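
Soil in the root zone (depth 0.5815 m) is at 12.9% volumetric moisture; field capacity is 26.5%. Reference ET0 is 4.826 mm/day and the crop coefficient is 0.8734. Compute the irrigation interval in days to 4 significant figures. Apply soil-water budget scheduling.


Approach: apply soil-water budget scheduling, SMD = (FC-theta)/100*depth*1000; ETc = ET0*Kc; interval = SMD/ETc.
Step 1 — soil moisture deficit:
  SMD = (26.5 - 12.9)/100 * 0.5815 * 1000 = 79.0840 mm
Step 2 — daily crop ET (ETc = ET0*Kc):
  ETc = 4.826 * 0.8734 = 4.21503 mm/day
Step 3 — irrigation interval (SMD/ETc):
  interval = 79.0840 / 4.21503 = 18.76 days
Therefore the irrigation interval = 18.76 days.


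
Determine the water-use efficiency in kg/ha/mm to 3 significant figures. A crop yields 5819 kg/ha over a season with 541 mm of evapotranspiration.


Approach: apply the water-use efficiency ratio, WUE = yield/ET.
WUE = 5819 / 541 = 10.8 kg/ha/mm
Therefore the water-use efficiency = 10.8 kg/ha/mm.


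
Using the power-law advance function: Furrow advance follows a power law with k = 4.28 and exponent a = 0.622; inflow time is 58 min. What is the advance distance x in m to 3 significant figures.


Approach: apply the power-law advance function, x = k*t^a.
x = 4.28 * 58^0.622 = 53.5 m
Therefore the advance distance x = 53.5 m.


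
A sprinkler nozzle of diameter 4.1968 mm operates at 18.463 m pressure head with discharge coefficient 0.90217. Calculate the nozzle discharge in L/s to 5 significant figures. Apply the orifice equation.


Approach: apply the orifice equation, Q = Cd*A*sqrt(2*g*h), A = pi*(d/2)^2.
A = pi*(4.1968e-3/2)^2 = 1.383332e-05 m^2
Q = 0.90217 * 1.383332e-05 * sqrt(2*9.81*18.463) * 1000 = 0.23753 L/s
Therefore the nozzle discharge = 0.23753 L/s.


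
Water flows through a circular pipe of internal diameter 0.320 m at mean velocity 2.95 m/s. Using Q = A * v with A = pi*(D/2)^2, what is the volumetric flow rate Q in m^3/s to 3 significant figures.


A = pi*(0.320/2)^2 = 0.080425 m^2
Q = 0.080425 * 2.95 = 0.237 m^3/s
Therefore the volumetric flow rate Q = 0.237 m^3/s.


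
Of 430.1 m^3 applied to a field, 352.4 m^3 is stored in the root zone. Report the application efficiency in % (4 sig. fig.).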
____________________
WHAT IS REQUIRED: Copy each line of the material exactly as written.

FINAL ANSWER:
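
Soil in the root zone (depth 0.5815 m) is at 12.9% volumetric moisture; field capacity is 26.5%. Reference ET0 is 4.826 mm/day and the crop coefficient is 0.8734. Compute the irrigation interval in days to 4 significant figures. Apply soil-water budget scheduling.


Approach: apply soil-water budget scheduling, SMD = (FC-theta)/100*depth*1000; ETc = ET0*Kc; interval = SMD/ETc.
Step 1 — soil moisture deficit:
  SMD = (26.5 - 12.9)/100 * 0.5815 * 1000 = 79.0840 mm
Step 2 — daily crop ET (ETc = ET0*Kc):
  ETc = 4.826 * 0.8734 = 4.21503 mm/day
Step 3 — irrigation interval (SMD/ETc):
  interval = 79.0840 / 4.21503 = 18.76 days
Therefore the irrigation interval = 18.76 days.


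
Determine the water-use efficiency in kg/ha/mm to 3 significant figures. A crop yields 5819 kg/ha over a season with 541 mm of evapotranspiration.


Approach: apply the water-use efficiency ratio, WUE = yield/ET.
WUE = 5819 / 541 = 10.8 kg/ha/mm
Therefore the water-use efficiency = 10.8 kg/ha/mm.


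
Using the power-law advance function: Furrow advance follows a power law with k = 4.28 and exponent a = 0.622; inflow time is 58 min. What is the advance distance x in m to 3 significant figures.


Approach: apply the power-law advance function, x = k*t^a.
x = 4.28 * 58^0.622 = 53.5 m
Therefore the advance distance x = 53.5 m.


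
A sprinkler nozzle of diameter 4.1968 mm operates at 18.463 m pressure head with discharge coefficient 0.90217. Calculate the nozzle discharge in L/s to 5 significant figures. Apply the orifice equation.


Approach: apply the orifice equation, Q = Cd*A*sqrt(2*g*h), A = pi*(d/2)^2.
A = pi*(4.1968e-3/2)^2 = 1.383332e-05 m^2
Q = 0.90217 * 1.383332e-05 * sqrt(2*9.81*18.463) * 1000 = 0.23753 L/s
Therefore the nozzle discharge = 0.23753 L/s.


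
Water flows through a circular pipe of internal diameter 0.320 m at mean velocity 2.95 m/s. Using Q = A * v with A = pi*(D/2)^2, what is the volumetric flow rate Q in m^3/s to 3 significant figures.


A = pi*(0.320/2)^2 = 0.080425 m^2
Q = 0.080425 * 2.95 = 0.237 m^3/s
Therefore the volumetric flow rate Q = 0.237 m^3/s.


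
Of 430.1 m^3 applied to a field, 352.4 m^3 is stored in the root zone. Report the application efficiency in % (4 sig. fig.).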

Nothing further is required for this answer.